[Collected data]
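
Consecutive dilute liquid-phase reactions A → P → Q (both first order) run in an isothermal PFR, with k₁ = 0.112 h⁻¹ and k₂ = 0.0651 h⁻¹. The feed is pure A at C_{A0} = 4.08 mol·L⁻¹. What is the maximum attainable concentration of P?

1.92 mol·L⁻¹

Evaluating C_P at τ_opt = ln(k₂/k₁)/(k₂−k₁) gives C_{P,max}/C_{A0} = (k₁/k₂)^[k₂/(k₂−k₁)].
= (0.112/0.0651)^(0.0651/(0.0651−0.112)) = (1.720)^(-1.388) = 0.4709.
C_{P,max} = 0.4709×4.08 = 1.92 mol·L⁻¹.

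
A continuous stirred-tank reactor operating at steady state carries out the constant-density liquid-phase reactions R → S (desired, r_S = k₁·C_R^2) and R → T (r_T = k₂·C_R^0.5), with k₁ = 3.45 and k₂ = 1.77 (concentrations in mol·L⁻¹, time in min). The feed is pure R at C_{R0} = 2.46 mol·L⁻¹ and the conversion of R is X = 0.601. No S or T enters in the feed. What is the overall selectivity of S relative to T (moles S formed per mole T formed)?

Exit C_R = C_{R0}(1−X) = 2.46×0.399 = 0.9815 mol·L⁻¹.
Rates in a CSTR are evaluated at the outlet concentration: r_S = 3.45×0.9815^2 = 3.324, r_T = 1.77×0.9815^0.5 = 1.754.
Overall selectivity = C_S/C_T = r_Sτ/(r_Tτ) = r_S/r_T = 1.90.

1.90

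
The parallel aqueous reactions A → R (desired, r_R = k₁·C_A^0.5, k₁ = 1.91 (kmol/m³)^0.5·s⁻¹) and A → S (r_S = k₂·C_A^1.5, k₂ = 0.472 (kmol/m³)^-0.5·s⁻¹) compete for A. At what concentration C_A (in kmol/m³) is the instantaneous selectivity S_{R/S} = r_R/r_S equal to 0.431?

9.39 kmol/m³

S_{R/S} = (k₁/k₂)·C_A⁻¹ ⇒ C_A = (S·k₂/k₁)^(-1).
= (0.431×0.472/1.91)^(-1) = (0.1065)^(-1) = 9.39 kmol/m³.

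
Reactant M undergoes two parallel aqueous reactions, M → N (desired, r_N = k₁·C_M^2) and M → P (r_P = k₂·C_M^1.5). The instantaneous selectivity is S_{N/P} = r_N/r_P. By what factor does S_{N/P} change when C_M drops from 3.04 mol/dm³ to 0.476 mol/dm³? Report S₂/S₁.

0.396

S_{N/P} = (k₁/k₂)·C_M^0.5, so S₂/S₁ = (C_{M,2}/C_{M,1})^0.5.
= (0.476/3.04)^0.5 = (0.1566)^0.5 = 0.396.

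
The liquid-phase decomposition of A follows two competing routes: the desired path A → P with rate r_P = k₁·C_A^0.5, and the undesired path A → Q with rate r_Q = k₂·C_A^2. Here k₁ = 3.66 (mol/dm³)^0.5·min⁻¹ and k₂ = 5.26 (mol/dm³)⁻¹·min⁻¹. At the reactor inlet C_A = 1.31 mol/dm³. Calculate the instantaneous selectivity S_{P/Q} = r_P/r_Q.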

Work instructions:
Having read the records, return each one exactly.

Written solution:
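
Consecutive dilute liquid-phase reactions A → P → Q (both first order) run in an isothermal PFR, with k₁ = 0.112 h⁻¹ and k₂ = 0.0651 h⁻¹. The feed is pure A at C_{A0} = 4.08 mol·L⁻¹. What is the maximum attainable concentration of P?

1.92 mol·L⁻¹

Evaluating C_P at τ_opt = ln(k₂/k₁)/(k₂−k₁) gives C_{P,max}/C_{A0} = (k₁/k₂)^[k₂/(k₂−k₁)].
= (0.112/0.0651)^(0.0651/(0.0651−0.112)) = (1.720)^(-1.388) = 0.4709.
C_{P,max} = 0.4709×4.08 = 1.92 mol·L⁻¹.

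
A continuous stirred-tank reactor operating at steady state carries out the constant-density liquid-phase reactions R → S (desired, r_S = k₁·C_R^2) and R → T (r_T = k₂·C_R^0.5), with k₁ = 3.45 and k₂ = 1.77 (concentrations in mol·L⁻¹, time in min). The feed is pure R at C_{R0} = 2.46 mol·L⁻¹ and the conversion of R is X = 0.601. No S or T enters in the feed. What is the overall selectivity of S relative to T (moles S formed per mole T formed)?

Exit C_R = C_{R0}(1−X) = 2.46×0.399 = 0.9815 mol·L⁻¹.
Rates in a CSTR are evaluated at the outlet concentration: r_S = 3.45×0.9815^2 = 3.324, r_T = 1.77×0.9815^0.5 = 1.754.
Overall selectivity = C_S/C_T = r_Sτ/(r_Tτ) = r_S/r_T = 1.90.

1.90

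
The parallel aqueous reactions A → R (desired, r_R = k₁·C_A^0.5, k₁ = 1.91 (kmol/m³)^0.5·s⁻¹) and A → S (r_S = k₂·C_A^1.5, k₂ = 0.472 (kmol/m³)^-0.5·s⁻¹) compete for A. At what concentration C_A (in kmol/m³) is the instantaneous selectivity S_{R/S} = r_R/r_S equal to 0.431?

9.39 kmol/m³

S_{R/S} = (k₁/k₂)·C_A⁻¹ ⇒ C_A = (S·k₂/k₁)^(-1).
= (0.431×0.472/1.91)^(-1) = (0.1065)^(-1) = 9.39 kmol/m³.

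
Reactant M undergoes two parallel aqueous reactions, M → N (desired, r_N = k₁·C_M^2) and M → P (r_P = k₂·C_M^1.5). The instantaneous selectivity is S_{N/P} = r_N/r_P. By what factor does S_{N/P} change when C_M drops from 3.04 mol/dm³ to 0.476 mol/dm³? Report S₂/S₁.

0.396

S_{N/P} = (k₁/k₂)·C_M^0.5, so S₂/S₁ = (C_{M,2}/C_{M,1})^0.5.
= (0.476/3.04)^0.5 = (0.1566)^0.5 = 0.396.

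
The liquid-phase decomposition of A follows two competing routes: the desired path A → P with rate r_P = k₁·C_A^0.5, and the undesired path A → Q with rate r_Q = k₂·C_A^2. Here k₁ = 3.66 (mol/dm³)^0.5·min⁻¹ and k₂ = 5.26 (mol/dm³)⁻¹·min⁻¹. At the reactor inlet C_A = 1.31 mol/dm³. Calculate the instantaneous selectivity S_{P/Q} = r_P/r_Q.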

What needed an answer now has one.